[Start of section]
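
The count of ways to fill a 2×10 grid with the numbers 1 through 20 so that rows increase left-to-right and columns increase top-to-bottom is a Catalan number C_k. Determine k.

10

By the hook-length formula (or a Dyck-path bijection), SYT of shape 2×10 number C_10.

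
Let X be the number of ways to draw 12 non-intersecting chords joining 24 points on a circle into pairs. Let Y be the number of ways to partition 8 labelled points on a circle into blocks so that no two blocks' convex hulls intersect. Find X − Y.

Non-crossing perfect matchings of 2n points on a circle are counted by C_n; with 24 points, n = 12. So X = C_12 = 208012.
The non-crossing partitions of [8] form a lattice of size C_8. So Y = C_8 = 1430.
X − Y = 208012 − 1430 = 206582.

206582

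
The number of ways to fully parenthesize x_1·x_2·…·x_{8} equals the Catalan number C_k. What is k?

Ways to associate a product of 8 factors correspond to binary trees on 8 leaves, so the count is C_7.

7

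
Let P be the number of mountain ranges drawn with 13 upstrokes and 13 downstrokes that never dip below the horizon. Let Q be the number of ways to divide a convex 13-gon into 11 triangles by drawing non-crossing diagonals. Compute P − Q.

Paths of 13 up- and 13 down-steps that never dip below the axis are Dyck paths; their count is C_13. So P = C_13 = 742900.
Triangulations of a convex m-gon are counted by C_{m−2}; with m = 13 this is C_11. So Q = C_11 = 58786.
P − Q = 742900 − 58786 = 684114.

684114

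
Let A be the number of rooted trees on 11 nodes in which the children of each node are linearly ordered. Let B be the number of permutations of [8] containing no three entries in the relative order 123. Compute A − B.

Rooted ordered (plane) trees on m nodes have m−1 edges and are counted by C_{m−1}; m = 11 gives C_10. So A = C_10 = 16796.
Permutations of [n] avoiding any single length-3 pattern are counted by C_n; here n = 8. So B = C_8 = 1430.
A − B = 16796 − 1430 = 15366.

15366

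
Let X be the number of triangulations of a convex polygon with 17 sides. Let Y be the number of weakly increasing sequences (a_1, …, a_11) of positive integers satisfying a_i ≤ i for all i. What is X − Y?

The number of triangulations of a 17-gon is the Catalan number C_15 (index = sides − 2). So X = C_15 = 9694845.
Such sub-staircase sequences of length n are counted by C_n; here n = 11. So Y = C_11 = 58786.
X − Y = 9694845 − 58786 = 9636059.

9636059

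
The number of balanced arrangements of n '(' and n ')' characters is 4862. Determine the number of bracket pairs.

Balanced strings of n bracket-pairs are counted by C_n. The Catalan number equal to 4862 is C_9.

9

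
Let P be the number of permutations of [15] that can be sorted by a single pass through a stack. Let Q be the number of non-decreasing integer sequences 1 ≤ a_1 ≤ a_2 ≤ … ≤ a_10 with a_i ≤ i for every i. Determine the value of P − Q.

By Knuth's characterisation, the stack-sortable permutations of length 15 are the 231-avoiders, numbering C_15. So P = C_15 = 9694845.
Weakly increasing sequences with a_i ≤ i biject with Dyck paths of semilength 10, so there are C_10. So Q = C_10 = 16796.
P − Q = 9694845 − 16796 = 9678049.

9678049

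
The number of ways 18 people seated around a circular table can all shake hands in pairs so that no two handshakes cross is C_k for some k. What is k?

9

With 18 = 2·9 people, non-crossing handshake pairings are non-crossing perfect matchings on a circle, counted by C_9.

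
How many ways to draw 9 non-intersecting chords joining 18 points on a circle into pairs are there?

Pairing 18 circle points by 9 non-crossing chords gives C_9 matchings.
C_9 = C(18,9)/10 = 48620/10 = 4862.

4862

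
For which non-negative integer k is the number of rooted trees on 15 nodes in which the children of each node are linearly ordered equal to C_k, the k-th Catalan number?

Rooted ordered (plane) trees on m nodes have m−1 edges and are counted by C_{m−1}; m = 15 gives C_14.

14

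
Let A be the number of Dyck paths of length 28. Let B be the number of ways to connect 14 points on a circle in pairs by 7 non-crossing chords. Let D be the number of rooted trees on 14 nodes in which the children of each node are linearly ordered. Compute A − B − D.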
[End of section]
◆ Activity ◆
Each line of the listing needs to be transcribed exactly.

◆ Result of the task ◆
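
The count of ways to fill a 2×10 grid with the numbers 1 through 20 so that rows increase left-to-right and columns increase top-to-bottom is a Catalan number C_k. Determine k.

10

By the hook-length formula (or a Dyck-path bijection), SYT of shape 2×10 number C_10.

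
Let X be the number of ways to draw 12 non-intersecting chords joining 24 points on a circle into pairs. Let Y be the number of ways to partition 8 labelled points on a circle into blocks so that no two blocks' convex hulls intersect. Find X − Y.

Non-crossing perfect matchings of 2n points on a circle are counted by C_n; with 24 points, n = 12. So X = C_12 = 208012.
The non-crossing partitions of [8] form a lattice of size C_8. So Y = C_8 = 1430.
X − Y = 208012 − 1430 = 206582.

206582

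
The number of ways to fully parenthesize x_1·x_2·…·x_{8} equals the Catalan number C_k. What is k?

Ways to associate a product of 8 factors correspond to binary trees on 8 leaves, so the count is C_7.

7

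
Let P be the number of mountain ranges drawn with 13 upstrokes and 13 downstrokes that never dip below the horizon. Let Q be the number of ways to divide a convex 13-gon into 11 triangles by drawing non-crossing diagonals. Compute P − Q.

Paths of 13 up- and 13 down-steps that never dip below the axis are Dyck paths; their count is C_13. So P = C_13 = 742900.
Triangulations of a convex m-gon are counted by C_{m−2}; with m = 13 this is C_11. So Q = C_11 = 58786.
P − Q = 742900 − 58786 = 684114.

684114

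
Let A be the number of rooted trees on 11 nodes in which the children of each node are linearly ordered. Let B be the number of permutations of [8] containing no three entries in the relative order 123. Compute A − B.

Rooted ordered (plane) trees on m nodes have m−1 edges and are counted by C_{m−1}; m = 11 gives C_10. So A = C_10 = 16796.
Permutations of [n] avoiding any single length-3 pattern are counted by C_n; here n = 8. So B = C_8 = 1430.
A − B = 16796 − 1430 = 15366.

15366

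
Let X be the number of triangulations of a convex polygon with 17 sides. Let Y be the number of weakly increasing sequences (a_1, …, a_11) of positive integers satisfying a_i ≤ i for all i. What is X − Y?

The number of triangulations of a 17-gon is the Catalan number C_15 (index = sides − 2). So X = C_15 = 9694845.
Such sub-staircase sequences of length n are counted by C_n; here n = 11. So Y = C_11 = 58786.
X − Y = 9694845 − 58786 = 9636059.

9636059

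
The number of balanced arrangements of n '(' and n ')' characters is 4862. Determine the number of bracket pairs.

Balanced strings of n bracket-pairs are counted by C_n. The Catalan number equal to 4862 is C_9.

9

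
Let P be the number of permutations of [15] that can be sorted by a single pass through a stack. Let Q be the number of non-decreasing integer sequences 1 ≤ a_1 ≤ a_2 ≤ … ≤ a_10 with a_i ≤ i for every i. Determine the value of P − Q.

By Knuth's characterisation, the stack-sortable permutations of length 15 are the 231-avoiders, numbering C_15. So P = C_15 = 9694845.
Weakly increasing sequences with a_i ≤ i biject with Dyck paths of semilength 10, so there are C_10. So Q = C_10 = 16796.
P − Q = 9694845 − 16796 = 9678049.

9678049

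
The number of ways 18 people seated around a circular table can all shake hands in pairs so that no two handshakes cross is C_k for some k. What is k?

9

With 18 = 2·9 people, non-crossing handshake pairings are non-crossing perfect matchings on a circle, counted by C_9.

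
How many ways to draw 9 non-intersecting chords joining 18 points on a circle into pairs are there?

Pairing 18 circle points by 9 non-crossing chords gives C_9 matchings.
C_9 = C(18,9)/10 = 48620/10 = 4862.

4862

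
For which non-negative integer k is the number of rooted trees on 15 nodes in which the children of each node are linearly ordered equal to C_k, the k-th Catalan number?

Rooted ordered (plane) trees on m nodes have m−1 edges and are counted by C_{m−1}; m = 15 gives C_14.

14

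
Let A be the number of Dyck paths of length 28. Let B be the number of ways to connect 14 points on a circle in pairs by 7 non-crossing chords. Let D be the number of rooted trees on 14 nodes in which the children of each node are linearly ordered. Compute A − B − D.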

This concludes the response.